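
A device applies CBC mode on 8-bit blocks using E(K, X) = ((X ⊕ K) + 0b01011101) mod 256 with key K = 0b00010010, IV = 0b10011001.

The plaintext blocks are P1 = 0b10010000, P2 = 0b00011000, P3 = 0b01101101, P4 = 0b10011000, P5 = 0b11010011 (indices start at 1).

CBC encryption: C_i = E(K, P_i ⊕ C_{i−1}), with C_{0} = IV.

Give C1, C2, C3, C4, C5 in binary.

C1 = 0b01111000, C2 = 0b11001111, C3 = 0b00001101, C4 = 0b11100100, C5 = 0b10000010

C1: P1 ⊕ 0b10011001 = 0b00001001; E(K, 0b00001001) = 0b01111000.
C2: P2 ⊕ 0b01111000 = 0b01100000; E(K, 0b01100000) = 0b11001111.
C3: P3 ⊕ 0b11001111 = 0b10100010; E(K, 0b10100010) = 0b00001101.
C4: P4 ⊕ 0b00001101 = 0b10010101; E(K, 0b10010101) = 0b11100100.
C5: P5 ⊕ 0b11100100 = 0b00110111; E(K, 0b00110111) = 0b10000010.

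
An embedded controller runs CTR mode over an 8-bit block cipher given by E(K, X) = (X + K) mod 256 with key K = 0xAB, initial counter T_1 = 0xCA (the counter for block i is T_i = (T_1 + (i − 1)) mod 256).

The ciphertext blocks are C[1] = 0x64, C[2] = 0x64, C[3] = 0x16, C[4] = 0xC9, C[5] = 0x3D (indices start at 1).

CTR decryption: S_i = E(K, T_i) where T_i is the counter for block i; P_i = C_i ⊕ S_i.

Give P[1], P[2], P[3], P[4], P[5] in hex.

P[1] = 0x11, P[2] = 0x12, P[3] = 0x61, P[4] = 0xB1, P[5] = 0x44

P[1]: T = 0xCA, S = E(K, T) = 0x75; 0x64 ⊕ 0x75 = 0x11.
P[2]: T = 0xCB, S = E(K, T) = 0x76; 0x64 ⊕ 0x76 = 0x12.
P[3]: T = 0xCC, S = E(K, T) = 0x77; 0x16 ⊕ 0x77 = 0x61.
P[4]: T = 0xCD, S = E(K, T) = 0x78; 0xC9 ⊕ 0x78 = 0xB1.
P[5]: T = 0xCE, S = E(K, T) = 0x79; 0x3D ⊕ 0x79 = 0x44.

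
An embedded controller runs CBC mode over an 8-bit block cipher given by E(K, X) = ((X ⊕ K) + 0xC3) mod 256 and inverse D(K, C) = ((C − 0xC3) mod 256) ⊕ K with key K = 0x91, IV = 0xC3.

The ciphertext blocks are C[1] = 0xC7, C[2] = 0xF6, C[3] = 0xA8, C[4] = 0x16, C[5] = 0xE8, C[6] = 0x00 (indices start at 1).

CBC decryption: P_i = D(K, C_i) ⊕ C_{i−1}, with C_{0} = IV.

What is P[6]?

P[6] = 0x44

P[6]: D(K, 0x00) = 0xAC; 0xAC ⊕ 0xE8 = 0x44.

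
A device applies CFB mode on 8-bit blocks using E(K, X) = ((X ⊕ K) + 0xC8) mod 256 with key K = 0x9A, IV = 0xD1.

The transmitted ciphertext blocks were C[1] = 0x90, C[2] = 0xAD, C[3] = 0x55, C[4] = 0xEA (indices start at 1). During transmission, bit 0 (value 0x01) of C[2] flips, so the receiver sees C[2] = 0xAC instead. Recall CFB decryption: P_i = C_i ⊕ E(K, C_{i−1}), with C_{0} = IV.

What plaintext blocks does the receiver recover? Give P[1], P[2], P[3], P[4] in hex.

P[1] = 0x83, P[2] = 0x7E, P[3] = 0xAB, P[4] = 0x7D

Only C[2] changed, to 0xAC. In CFB, a change in C_i flips the same bit in P_i and garbles P_{i+1}. Decrypting the received ciphertext:
P[1]: E(K, 0xD1) = 0x13; 0x90 ⊕ 0x13 = 0x83.
P[2]: E(K, 0x90) = 0xD2; 0xAC ⊕ 0xD2 = 0x7E.
P[3]: E(K, 0xAC) = 0xFE; 0x55 ⊕ 0xFE = 0xAB.
P[4]: E(K, 0x55) = 0x97; 0xEA ⊕ 0x97 = 0x7D.
Blocks that differ from the original plaintext: P[2], P[3].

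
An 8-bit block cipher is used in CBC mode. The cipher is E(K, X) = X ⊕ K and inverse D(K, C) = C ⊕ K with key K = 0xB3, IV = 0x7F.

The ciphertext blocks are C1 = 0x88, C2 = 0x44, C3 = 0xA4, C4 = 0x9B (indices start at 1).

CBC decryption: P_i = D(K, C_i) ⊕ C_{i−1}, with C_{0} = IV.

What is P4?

P4: D(K, 0x9B) = 0x28; 0x28 ⊕ 0xA4 = 0x8C.

P4 = 0x8C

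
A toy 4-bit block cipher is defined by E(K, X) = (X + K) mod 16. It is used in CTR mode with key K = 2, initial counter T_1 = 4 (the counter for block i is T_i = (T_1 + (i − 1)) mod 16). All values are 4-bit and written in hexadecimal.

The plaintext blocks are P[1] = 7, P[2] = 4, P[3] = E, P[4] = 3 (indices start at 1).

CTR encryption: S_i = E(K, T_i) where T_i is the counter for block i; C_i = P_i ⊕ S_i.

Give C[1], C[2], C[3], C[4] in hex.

C[1]: T = 4, S = E(K, T) = 6; 7 ⊕ 6 = 1.
C[2]: T = 5, S = E(K, T) = 7; 4 ⊕ 7 = 3.
C[3]: T = 6, S = E(K, T) = 8; E ⊕ 8 = 6.
C[4]: T = 7, S = E(K, T) = 9; 3 ⊕ 9 = A.

C[1] = 1, C[2] = 3, C[3] = 6, C[4] = A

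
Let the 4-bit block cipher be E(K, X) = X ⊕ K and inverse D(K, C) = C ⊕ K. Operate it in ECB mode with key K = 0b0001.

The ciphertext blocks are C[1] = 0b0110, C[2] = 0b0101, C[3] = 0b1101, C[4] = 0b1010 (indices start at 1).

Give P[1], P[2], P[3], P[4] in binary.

ECB decryption: P_i = D(K, C_i).
P[1]: D(K, 0b0110) = 0b0111.
P[2]: D(K, 0b0101) = 0b0100.
P[3]: D(K, 0b1101) = 0b1100.
P[4]: D(K, 0b1010) = 0b1011.

P[1] = 0b0111, P[2] = 0b0100, P[3] = 0b1100, P[4] = 0b1011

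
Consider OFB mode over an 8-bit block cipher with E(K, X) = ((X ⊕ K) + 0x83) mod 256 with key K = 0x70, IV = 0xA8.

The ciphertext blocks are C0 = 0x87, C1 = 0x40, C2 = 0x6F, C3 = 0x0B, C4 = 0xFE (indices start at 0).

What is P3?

OFB decryption: S_i = E(K, S_{i−1}) with S_{−1} = IV; P_i = C_i ⊕ S_i.
P0: S = E(K, 0xA8) = 0x5B; 0x87 ⊕ 0x5B = 0xDC.
P1: S = E(K, 0x5B) = 0xAE; 0x40 ⊕ 0xAE = 0xEE.
P2: S = E(K, 0xAE) = 0x61; 0x6F ⊕ 0x61 = 0x0E.
P3: S = E(K, 0x61) = 0x94; 0x0B ⊕ 0x94 = 0x9F.

P3 = 0x9F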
===============
WORK INSTRUCTIONS
The entries above should be copied out exactly, with none left out.

TASK RESPONSE
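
A device applies CBC mode on 8-bit blocks using E(K, X) = ((X ⊕ K) + 0b01011101) mod 256 with key K = 0b00010010, IV = 0b10011001.

The plaintext blocks are P1 = 0b10010000, P2 = 0b00011000, P3 = 0b01101101, P4 = 0b10011000, P5 = 0b11010011 (indices start at 1).

CBC encryption: C_i = E(K, P_i ⊕ C_{i−1}), with C_{0} = IV.

Give C1, C2, C3, C4, C5 in binary.

C1 = 0b01111000, C2 = 0b11001111, C3 = 0b00001101, C4 = 0b11100100, C5 = 0b10000010

C1: P1 ⊕ 0b10011001 = 0b00001001; E(K, 0b00001001) = 0b01111000.
C2: P2 ⊕ 0b01111000 = 0b01100000; E(K, 0b01100000) = 0b11001111.
C3: P3 ⊕ 0b11001111 = 0b10100010; E(K, 0b10100010) = 0b00001101.
C4: P4 ⊕ 0b00001101 = 0b10010101; E(K, 0b10010101) = 0b11100100.
C5: P5 ⊕ 0b11100100 = 0b00110111; E(K, 0b00110111) = 0b10000010.

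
An embedded controller runs CTR mode over an 8-bit block cipher given by E(K, X) = (X + K) mod 256 with key K = 0xAB, initial counter T_1 = 0xCA (the counter for block i is T_i = (T_1 + (i − 1)) mod 256).

The ciphertext blocks are C[1] = 0x64, C[2] = 0x64, C[3] = 0x16, C[4] = 0xC9, C[5] = 0x3D (indices start at 1).

CTR decryption: S_i = E(K, T_i) where T_i is the counter for block i; P_i = C_i ⊕ S_i.

Give P[1], P[2], P[3], P[4], P[5] in hex.

P[1] = 0x11, P[2] = 0x12, P[3] = 0x61, P[4] = 0xB1, P[5] = 0x44

P[1]: T = 0xCA, S = E(K, T) = 0x75; 0x64 ⊕ 0x75 = 0x11.
P[2]: T = 0xCB, S = E(K, T) = 0x76; 0x64 ⊕ 0x76 = 0x12.
P[3]: T = 0xCC, S = E(K, T) = 0x77; 0x16 ⊕ 0x77 = 0x61.
P[4]: T = 0xCD, S = E(K, T) = 0x78; 0xC9 ⊕ 0x78 = 0xB1.
P[5]: T = 0xCE, S = E(K, T) = 0x79; 0x3D ⊕ 0x79 = 0x44.

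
An embedded controller runs CBC mode over an 8-bit block cipher given by E(K, X) = ((X ⊕ K) + 0xC3) mod 256 and inverse D(K, C) = ((C − 0xC3) mod 256) ⊕ K with key K = 0x91, IV = 0xC3.

The ciphertext blocks are C[1] = 0xC7, C[2] = 0xF6, C[3] = 0xA8, C[4] = 0x16, C[5] = 0xE8, C[6] = 0x00 (indices start at 1).

CBC decryption: P_i = D(K, C_i) ⊕ C_{i−1}, with C_{0} = IV.

What is P[6]?

P[6] = 0x44

P[6]: D(K, 0x00) = 0xAC; 0xAC ⊕ 0xE8 = 0x44.

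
A device applies CFB mode on 8-bit blocks using E(K, X) = ((X ⊕ K) + 0xC8) mod 256 with key K = 0x9A, IV = 0xD1.

The transmitted ciphertext blocks were C[1] = 0x90, C[2] = 0xAD, C[3] = 0x55, C[4] = 0xEA (indices start at 1). During transmission, bit 0 (value 0x01) of C[2] flips, so the receiver sees C[2] = 0xAC instead. Recall CFB decryption: P_i = C_i ⊕ E(K, C_{i−1}), with C_{0} = IV.

What plaintext blocks does the receiver recover? Give P[1], P[2], P[3], P[4] in hex.

P[1] = 0x83, P[2] = 0x7E, P[3] = 0xAB, P[4] = 0x7D

Only C[2] changed, to 0xAC. In CFB, a change in C_i flips the same bit in P_i and garbles P_{i+1}. Decrypting the received ciphertext:
P[1]: E(K, 0xD1) = 0x13; 0x90 ⊕ 0x13 = 0x83.
P[2]: E(K, 0x90) = 0xD2; 0xAC ⊕ 0xD2 = 0x7E.
P[3]: E(K, 0xAC) = 0xFE; 0x55 ⊕ 0xFE = 0xAB.
P[4]: E(K, 0x55) = 0x97; 0xEA ⊕ 0x97 = 0x7D.
Blocks that differ from the original plaintext: P[2], P[3].

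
An 8-bit block cipher is used in CBC mode. The cipher is E(K, X) = X ⊕ K and inverse D(K, C) = C ⊕ K with key K = 0xB3, IV = 0x7F.

The ciphertext blocks are C1 = 0x88, C2 = 0x44, C3 = 0xA4, C4 = 0x9B (indices start at 1).

CBC decryption: P_i = D(K, C_i) ⊕ C_{i−1}, with C_{0} = IV.

What is P4?

P4: D(K, 0x9B) = 0x28; 0x28 ⊕ 0xA4 = 0x8C.

P4 = 0x8C

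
A toy 4-bit block cipher is defined by E(K, X) = (X + K) mod 16. It is used in CTR mode with key K = 2, initial counter T_1 = 4 (the counter for block i is T_i = (T_1 + (i − 1)) mod 16). All values are 4-bit and written in hexadecimal.

The plaintext blocks are P[1] = 7, P[2] = 4, P[3] = E, P[4] = 3 (indices start at 1).

CTR encryption: S_i = E(K, T_i) where T_i is the counter for block i; C_i = P_i ⊕ S_i.

Give C[1], C[2], C[3], C[4] in hex.

C[1]: T = 4, S = E(K, T) = 6; 7 ⊕ 6 = 1.
C[2]: T = 5, S = E(K, T) = 7; 4 ⊕ 7 = 3.
C[3]: T = 6, S = E(K, T) = 8; E ⊕ 8 = 6.
C[4]: T = 7, S = E(K, T) = 9; 3 ⊕ 9 = A.

C[1] = 1, C[2] = 3, C[3] = 6, C[4] = A

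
Let the 4-bit block cipher be E(K, X) = X ⊕ K and inverse D(K, C) = C ⊕ K. Operate it in ECB mode with key K = 0b0001.

The ciphertext blocks are C[1] = 0b0110, C[2] = 0b0101, C[3] = 0b1101, C[4] = 0b1010 (indices start at 1).

Give P[1], P[2], P[3], P[4] in binary.

ECB decryption: P_i = D(K, C_i).
P[1]: D(K, 0b0110) = 0b0111.
P[2]: D(K, 0b0101) = 0b0100.
P[3]: D(K, 0b1101) = 0b1100.
P[4]: D(K, 0b1010) = 0b1011.

P[1] = 0b0111, P[2] = 0b0100, P[3] = 0b1100, P[4] = 0b1011

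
Consider OFB mode over an 8-bit block cipher with E(K, X) = ((X ⊕ K) + 0x83) mod 256 with key K = 0x70, IV = 0xA8.

The ciphertext blocks are C0 = 0x87, C1 = 0x40, C2 = 0x6F, C3 = 0x0B, C4 = 0xFE (indices start at 0).

What is P3?

OFB decryption: S_i = E(K, S_{i−1}) with S_{−1} = IV; P_i = C_i ⊕ S_i.
P0: S = E(K, 0xA8) = 0x5B; 0x87 ⊕ 0x5B = 0xDC.
P1: S = E(K, 0x5B) = 0xAE; 0x40 ⊕ 0xAE = 0xEE.
P2: S = E(K, 0xAE) = 0x61; 0x6F ⊕ 0x61 = 0x0E.
P3: S = E(K, 0x61) = 0x94; 0x0B ⊕ 0x94 = 0x9F.

P3 = 0x9F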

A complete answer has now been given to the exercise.